_Brief_: Reproduce, please, only the lines from the first line below to the line containing "35067$. What is", inclusive.

_Supplied data_:
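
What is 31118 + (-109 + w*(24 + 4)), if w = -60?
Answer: 29329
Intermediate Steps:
31118 + (-109 + w*(24 + 4)) = 31118 + (-109 - 60*(24 + 4)) = 31118 + (-109 - 60*28) = 31118 + (-109 - 1680) = 31118 - 1789 = 29329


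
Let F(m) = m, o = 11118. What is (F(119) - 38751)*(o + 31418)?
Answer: -1643250752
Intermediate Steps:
(F(119) - 38751)*(o + 31418) = (119 - 38751)*(11118 + 31418) = -38632*42536 = -1643250752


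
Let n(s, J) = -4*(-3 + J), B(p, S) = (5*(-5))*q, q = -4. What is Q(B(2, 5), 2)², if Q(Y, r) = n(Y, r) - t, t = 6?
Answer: 4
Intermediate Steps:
B(p, S) = 100 (B(p, S) = (5*(-5))*(-4) = -25*(-4) = 100)
n(s, J) = 12 - 4*J
Q(Y, r) = 6 - 4*r (Q(Y, r) = (12 - 4*r) - 1*6 = (12 - 4*r) - 6 = 6 - 4*r)
Q(B(2, 5), 2)² = (6 - 4*2)² = (6 - 8)² = (-2)² = 4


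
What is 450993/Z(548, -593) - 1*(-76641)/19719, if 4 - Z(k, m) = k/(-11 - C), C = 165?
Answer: 416743079/6573 ≈ 63402.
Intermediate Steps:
Z(k, m) = 4 + k/176 (Z(k, m) = 4 - k/(-11 - 1*165) = 4 - k/(-11 - 165) = 4 - k/(-176) = 4 - k*(-1)/176 = 4 - (-1)*k/176 = 4 + k/176)
450993/Z(548, -593) - 1*(-76641)/19719 = 450993/(4 + (1/176)*548) - 1*(-76641)/19719 = 450993/(4 + 137/44) + 76641*(1/19719) = 450993/(313/44) + 25547/6573 = 450993*(44/313) + 25547/6573 = 19843692/313 + 25547/6573 = 416743079/6573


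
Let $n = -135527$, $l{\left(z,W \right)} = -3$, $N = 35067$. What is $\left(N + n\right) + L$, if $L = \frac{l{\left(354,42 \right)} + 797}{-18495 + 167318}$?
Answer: $- \frac{14950757786}{148823} \approx -1.0046 \cdot 10^{5}$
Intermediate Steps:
$L = \frac{794}{148823}$ ($L = \frac{-3 + 797}{-18495 + 167318} = \frac{794}{148823} \approx 0.0053352$)
$\left(N + n\right) + L = \left(35067 - 135527\right) + \frac{794}{148823} = -100460 + \frac{794}{148823} = - \frac{14950757786}{148823}$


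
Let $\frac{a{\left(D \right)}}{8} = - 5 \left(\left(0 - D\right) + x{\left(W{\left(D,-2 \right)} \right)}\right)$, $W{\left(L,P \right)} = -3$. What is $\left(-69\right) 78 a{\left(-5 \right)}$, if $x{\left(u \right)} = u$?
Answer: $430560$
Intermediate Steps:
$a{\left(D \right)} = 120 + 40 D$ ($a{\left(D \right)} = 8 \left(- 5 \left(\left(0 - D\right) - 3\right)\right) = 8 \left(- 5 \left(- D - 3\right)\right) = 8 \left(- 5 \left(-3 - D\right)\right) = 8 \left(15 + 5 D\right) = 120 + 40 D$)
$\left(-69\right) 78 a{\left(-5 \right)} = \left(-69\right) 78 \left(120 + 40 \left(-5\right)\right) = - 5382 \left(120 - 200\right) = \left(-5382\right) \left(-80\right) = 430560$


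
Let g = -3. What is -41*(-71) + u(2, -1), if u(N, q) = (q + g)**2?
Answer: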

_Task result_:
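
What is 31118 + (-109 + w*(24 + 4)), if w = -60?
Answer: 29329
Intermediate Steps:
31118 + (-109 + w*(24 + 4)) = 31118 + (-109 - 60*(24 + 4)) = 31118 + (-109 - 60*28) = 31118 + (-109 - 1680) = 31118 - 1789 = 29329


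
Let F(m) = m, o = 11118. What is (F(119) - 38751)*(o + 31418)?
Answer: -1643250752
Intermediate Steps:
(F(119) - 38751)*(o + 31418) = (119 - 38751)*(11118 + 31418) = -38632*42536 = -1643250752


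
Let n(s, J) = -4*(-3 + J), B(p, S) = (5*(-5))*q, q = -4. What is Q(B(2, 5), 2)², if Q(Y, r) = n(Y, r) - t, t = 6?
Answer: 4
Intermediate Steps:
B(p, S) = 100 (B(p, S) = (5*(-5))*(-4) = -25*(-4) = 100)
n(s, J) = 12 - 4*J
Q(Y, r) = 6 - 4*r (Q(Y, r) = (12 - 4*r) - 1*6 = (12 - 4*r) - 6 = 6 - 4*r)
Q(B(2, 5), 2)² = (6 - 4*2)² = (6 - 8)² = (-2)² = 4


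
What is 450993/Z(548, -593) - 1*(-76641)/19719, if 4 - Z(k, m) = k/(-11 - C), C = 165?
Answer: 416743079/6573 ≈ 63402.
Intermediate Steps:
Z(k, m) = 4 + k/176 (Z(k, m) = 4 - k/(-11 - 1*165) = 4 - k/(-11 - 165) = 4 - k/(-176) = 4 - k*(-1)/176 = 4 - (-1)*k/176 = 4 + k/176)
450993/Z(548, -593) - 1*(-76641)/19719 = 450993/(4 + (1/176)*548) - 1*(-76641)/19719 = 450993/(4 + 137/44) + 76641*(1/19719) = 450993/(313/44) + 25547/6573 = 450993*(44/313) + 25547/6573 = 19843692/313 + 25547/6573 = 416743079/6573


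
Let $n = -135527$, $l{\left(z,W \right)} = -3$, $N = 35067$. What is $\left(N + n\right) + L$, if $L = \frac{l{\left(354,42 \right)} + 797}{-18495 + 167318}$?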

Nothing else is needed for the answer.